(Data entries)
- - -
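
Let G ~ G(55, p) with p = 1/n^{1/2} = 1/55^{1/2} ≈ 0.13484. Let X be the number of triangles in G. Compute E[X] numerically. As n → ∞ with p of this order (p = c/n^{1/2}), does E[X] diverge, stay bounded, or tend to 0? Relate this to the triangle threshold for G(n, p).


Number of potential triangles: C(55, 3) = 26235.
Each occurs with probability p³ ≈ (0.13484)³ ≈ 2.4516359e-03.
By linearity: E[X] = C(55, 3)·p³ ≈ 26235 · 2.4516359e-03 ≈ 64.31867.
Since α = 1/2 < 1, p = c/n^{1/2} ≫ 1/n is above the triangle threshold p ~ 1/n. Asymptotically E[X] ~ (c³/6)·n^{3(1−α)} = (1³/6)·n^{1.5} → ∞; triangles are abundant w.h.p.

E[X] ≈ 64.31867; in regime p = Θ(1/n^{1/2}) E[X] diverges (above the triangle threshold p ~ 1/n).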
- - -
- **Exercise requirements**
Using the entries above, please restate each one word for word.

- **Completed exercise**
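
Let G ~ G(55, p) with p = 1/n^{1/2} = 1/55^{1/2} ≈ 0.13484. Let X be the number of triangles in G. Compute E[X] numerically. As n → ∞ with p of this order (p = c/n^{1/2}), does E[X] diverge, stay bounded, or tend to 0? Relate this to the triangle threshold for G(n, p).


Number of potential triangles: C(55, 3) = 26235.
Each occurs with probability p³ ≈ (0.13484)³ ≈ 2.4516359e-03.
By linearity: E[X] = C(55, 3)·p³ ≈ 26235 · 2.4516359e-03 ≈ 64.31867.
Since α = 1/2 < 1, p = c/n^{1/2} ≫ 1/n is above the triangle threshold p ~ 1/n. Asymptotically E[X] ~ (c³/6)·n^{3(1−α)} = (1³/6)·n^{1.5} → ∞; triangles are abundant w.h.p.

E[X] ≈ 64.31867; in regime p = Θ(1/n^{1/2}) E[X] diverges (above the triangle threshold p ~ 1/n).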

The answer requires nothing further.